* [REQUIREMENT] Below is some data; print it all back exactly.

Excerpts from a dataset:
=======

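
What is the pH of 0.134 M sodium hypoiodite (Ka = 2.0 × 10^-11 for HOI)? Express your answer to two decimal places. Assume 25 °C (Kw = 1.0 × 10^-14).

pH = 11.90

OI- is the conjugate base of the weak acid HOI.
Kb = Kw/Ka = 1.0×10^-14 / 2.0 × 10^-11 = 5.00 × 10^-4
Kb = [OH-]²/(0.134 − [OH-]) = 5.00 × 10^-4
Here C₀/Kb ≈ 268, so the small-[OH-] approximation fails. Use the quadratic:
[OH-] = (−Kb + √(Kb² + 4·Kb·C₀))/2 = 7.94 × 10^-3 M
pOH = 2.10, so pH = 14.00 − pOH = 11.90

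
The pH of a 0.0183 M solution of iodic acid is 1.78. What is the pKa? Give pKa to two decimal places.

[H+] = 10^(-1.78) = 1.66 × 10^-2 M
At equilibrium [HA] = 0.0183 − 1.66 × 10^-2 = 1.70 × 10^-3 M
Ka = [H+][A-]/[HA] = (1.66 × 10^-2)² / 1.70 × 10^-3 = 1.62 × 10^-1
pKa = -log(1.62 × 10^-1) = 0.79

pKa = 0.79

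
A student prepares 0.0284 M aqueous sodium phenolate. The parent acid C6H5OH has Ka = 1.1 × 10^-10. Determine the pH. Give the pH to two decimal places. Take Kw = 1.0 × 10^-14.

C6H5O- is the conjugate base of the weak acid C6H5OH.
Kb = Kw/Ka = 1.0×10^-14 / 1.1 × 10^-10 = 9.09 × 10^-5
Kb = x²/(0.0284 − x) = 9.09 × 10^-5
x is not negligible relative to C₀; solve x² + 9.09e-05·x − 2.58e-06 = 0.
x = (−Kb + √(Kb² + 4·Kb·C₀))/2 = 1.56 × 10^-3 M
pOH = 2.81, so pH = 14.00 − pOH = 11.19

pH = 11.19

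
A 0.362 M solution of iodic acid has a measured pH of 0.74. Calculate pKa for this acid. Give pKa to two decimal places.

pKa = 0.74

[H+] = 10^(-0.74) = 1.82 × 10^-1 M
At equilibrium [HA] = 0.362 − 1.82 × 10^-1 = 1.80 × 10^-1 M
Ka = [H+][A-]/[HA] = (1.82 × 10^-1)² / 1.80 × 10^-1 = 1.84 × 10^-1
pKa = -log(1.84 × 10^-1) = 0.74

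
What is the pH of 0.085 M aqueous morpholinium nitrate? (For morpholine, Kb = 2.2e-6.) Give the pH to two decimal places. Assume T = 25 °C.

C4H8ONH2+ is the conjugate acid of the weak base C4H8ONH.
Ka = Kw/Kb = 1.0×10^-14 / 2.2 × 10^-6 = 4.55 × 10^-9
Ka = x²/(0.085 − x) = 4.55 × 10^-9
Assume x ≪ 0.085: x ≈ √(4.55 × 10^-9 × 0.085) = 1.97 × 10^-5 M
(x/C₀ = 0.023% < 5%, so the approximation holds.)
pH = −log[H+] = −log(1.97 × 10^-5) = 4.71

pH = 4.71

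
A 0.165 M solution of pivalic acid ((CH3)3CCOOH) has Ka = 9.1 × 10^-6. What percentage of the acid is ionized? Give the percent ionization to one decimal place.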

=======

* [RESULT OF THIS TASK]
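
What is the pH of 0.134 M sodium hypoiodite (Ka = 2.0 × 10^-11 for HOI)? Express your answer to two decimal places. Assume 25 °C (Kw = 1.0 × 10^-14).

pH = 11.90

OI- is the conjugate base of the weak acid HOI.
Kb = Kw/Ka = 1.0×10^-14 / 2.0 × 10^-11 = 5.00 × 10^-4
Kb = [OH-]²/(0.134 − [OH-]) = 5.00 × 10^-4
Here C₀/Kb ≈ 268, so the small-[OH-] approximation fails. Use the quadratic:
[OH-] = (−Kb + √(Kb² + 4·Kb·C₀))/2 = 7.94 × 10^-3 M
pOH = 2.10, so pH = 14.00 − pOH = 11.90

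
The pH of a 0.0183 M solution of iodic acid is 1.78. What is the pKa? Give pKa to two decimal places.

[H+] = 10^(-1.78) = 1.66 × 10^-2 M
At equilibrium [HA] = 0.0183 − 1.66 × 10^-2 = 1.70 × 10^-3 M
Ka = [H+][A-]/[HA] = (1.66 × 10^-2)² / 1.70 × 10^-3 = 1.62 × 10^-1
pKa = -log(1.62 × 10^-1) = 0.79

pKa = 0.79

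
A student prepares 0.0284 M aqueous sodium phenolate. The parent acid C6H5OH has Ka = 1.1 × 10^-10. Determine the pH. Give the pH to two decimal places. Take Kw = 1.0 × 10^-14.

C6H5O- is the conjugate base of the weak acid C6H5OH.
Kb = Kw/Ka = 1.0×10^-14 / 1.1 × 10^-10 = 9.09 × 10^-5
Kb = x²/(0.0284 − x) = 9.09 × 10^-5
x is not negligible relative to C₀; solve x² + 9.09e-05·x − 2.58e-06 = 0.
x = (−Kb + √(Kb² + 4·Kb·C₀))/2 = 1.56 × 10^-3 M
pOH = 2.81, so pH = 14.00 − pOH = 11.19

pH = 11.19

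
A 0.362 M solution of iodic acid has a measured pH of 0.74. Calculate pKa for this acid. Give pKa to two decimal places.

pKa = 0.74

[H+] = 10^(-0.74) = 1.82 × 10^-1 M
At equilibrium [HA] = 0.362 − 1.82 × 10^-1 = 1.80 × 10^-1 M
Ka = [H+][A-]/[HA] = (1.82 × 10^-1)² / 1.80 × 10^-1 = 1.84 × 10^-1
pKa = -log(1.84 × 10^-1) = 0.74

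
What is the pH of 0.085 M aqueous morpholinium nitrate? (For morpholine, Kb = 2.2e-6.) Give the pH to two decimal places. Assume T = 25 °C.

C4H8ONH2+ is the conjugate acid of the weak base C4H8ONH.
Ka = Kw/Kb = 1.0×10^-14 / 2.2 × 10^-6 = 4.55 × 10^-9
Ka = x²/(0.085 − x) = 4.55 × 10^-9
Assume x ≪ 0.085: x ≈ √(4.55 × 10^-9 × 0.085) = 1.97 × 10^-5 M
(x/C₀ = 0.023% < 5%, so the approximation holds.)
pH = −log[H+] = −log(1.97 × 10^-5) = 4.71

pH = 4.71

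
A 0.165 M solution of pivalic acid ((CH3)3CCOOH) has Ka = 9.1 × 10^-6. What percentage of the acid is ionized? Give the percent ionization to one decimal place.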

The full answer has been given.